DATA SHOWN: Begin

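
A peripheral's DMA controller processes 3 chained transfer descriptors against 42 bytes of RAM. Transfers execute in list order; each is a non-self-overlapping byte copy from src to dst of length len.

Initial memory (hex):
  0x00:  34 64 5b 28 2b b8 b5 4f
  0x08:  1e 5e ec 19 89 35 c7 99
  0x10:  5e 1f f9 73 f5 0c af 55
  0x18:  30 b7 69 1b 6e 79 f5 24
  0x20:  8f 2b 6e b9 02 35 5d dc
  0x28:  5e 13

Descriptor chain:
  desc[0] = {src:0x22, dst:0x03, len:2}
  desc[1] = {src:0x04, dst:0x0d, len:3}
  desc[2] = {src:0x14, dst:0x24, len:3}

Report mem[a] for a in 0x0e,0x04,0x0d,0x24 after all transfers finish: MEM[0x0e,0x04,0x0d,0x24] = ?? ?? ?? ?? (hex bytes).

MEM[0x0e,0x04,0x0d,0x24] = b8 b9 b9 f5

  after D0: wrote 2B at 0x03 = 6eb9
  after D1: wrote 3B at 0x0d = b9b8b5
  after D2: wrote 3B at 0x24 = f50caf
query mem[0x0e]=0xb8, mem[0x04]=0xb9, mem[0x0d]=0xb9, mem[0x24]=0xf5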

DATA SHOWN: End
DATA SHOWN: Begin

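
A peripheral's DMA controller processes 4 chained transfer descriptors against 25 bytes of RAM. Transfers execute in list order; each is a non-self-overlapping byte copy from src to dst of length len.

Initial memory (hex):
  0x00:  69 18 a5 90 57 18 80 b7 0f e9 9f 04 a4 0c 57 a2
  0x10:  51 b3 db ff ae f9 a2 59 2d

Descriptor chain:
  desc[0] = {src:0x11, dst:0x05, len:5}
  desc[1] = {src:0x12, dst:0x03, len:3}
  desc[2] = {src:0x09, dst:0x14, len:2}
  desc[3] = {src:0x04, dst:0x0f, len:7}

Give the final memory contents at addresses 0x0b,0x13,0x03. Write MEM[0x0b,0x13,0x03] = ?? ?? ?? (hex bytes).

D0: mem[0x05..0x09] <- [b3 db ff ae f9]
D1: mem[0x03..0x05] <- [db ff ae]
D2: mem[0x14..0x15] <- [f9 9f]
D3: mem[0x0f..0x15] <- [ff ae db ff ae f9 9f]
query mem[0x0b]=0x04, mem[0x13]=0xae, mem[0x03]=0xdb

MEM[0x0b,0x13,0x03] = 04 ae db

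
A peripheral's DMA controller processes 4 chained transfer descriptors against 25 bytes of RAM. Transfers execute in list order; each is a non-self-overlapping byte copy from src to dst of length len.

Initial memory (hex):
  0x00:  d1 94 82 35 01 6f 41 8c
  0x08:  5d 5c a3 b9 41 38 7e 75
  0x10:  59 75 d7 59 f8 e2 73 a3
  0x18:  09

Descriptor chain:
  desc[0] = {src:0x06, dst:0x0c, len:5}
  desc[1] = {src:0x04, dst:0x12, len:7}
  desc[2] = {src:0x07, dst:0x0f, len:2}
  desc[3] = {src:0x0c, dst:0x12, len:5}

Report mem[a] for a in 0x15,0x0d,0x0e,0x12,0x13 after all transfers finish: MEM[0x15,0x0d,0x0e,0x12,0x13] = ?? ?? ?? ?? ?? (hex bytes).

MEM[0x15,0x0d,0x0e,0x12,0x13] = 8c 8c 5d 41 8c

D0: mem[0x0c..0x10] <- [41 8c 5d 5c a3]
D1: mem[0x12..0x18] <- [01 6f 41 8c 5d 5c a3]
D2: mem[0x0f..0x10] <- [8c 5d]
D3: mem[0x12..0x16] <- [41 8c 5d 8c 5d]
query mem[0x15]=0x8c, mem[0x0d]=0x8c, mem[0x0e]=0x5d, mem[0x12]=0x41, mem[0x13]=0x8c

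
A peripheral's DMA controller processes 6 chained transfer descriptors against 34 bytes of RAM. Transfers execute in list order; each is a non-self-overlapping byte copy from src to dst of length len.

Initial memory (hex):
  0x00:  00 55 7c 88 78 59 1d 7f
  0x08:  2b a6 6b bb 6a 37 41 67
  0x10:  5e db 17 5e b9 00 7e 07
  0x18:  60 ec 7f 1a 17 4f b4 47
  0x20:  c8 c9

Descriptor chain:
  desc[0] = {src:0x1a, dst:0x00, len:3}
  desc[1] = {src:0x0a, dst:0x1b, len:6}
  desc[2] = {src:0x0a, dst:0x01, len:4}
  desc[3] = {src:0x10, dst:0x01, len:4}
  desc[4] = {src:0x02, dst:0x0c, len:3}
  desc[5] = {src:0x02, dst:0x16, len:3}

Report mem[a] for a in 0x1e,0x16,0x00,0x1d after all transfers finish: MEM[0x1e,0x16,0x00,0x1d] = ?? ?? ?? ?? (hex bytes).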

DATA SHOWN: End

* **EXERCISE BRIEF**
In the listing above, count each line that holds the string "from". Give the number only.

* **WRITTEN SOLUTION**
4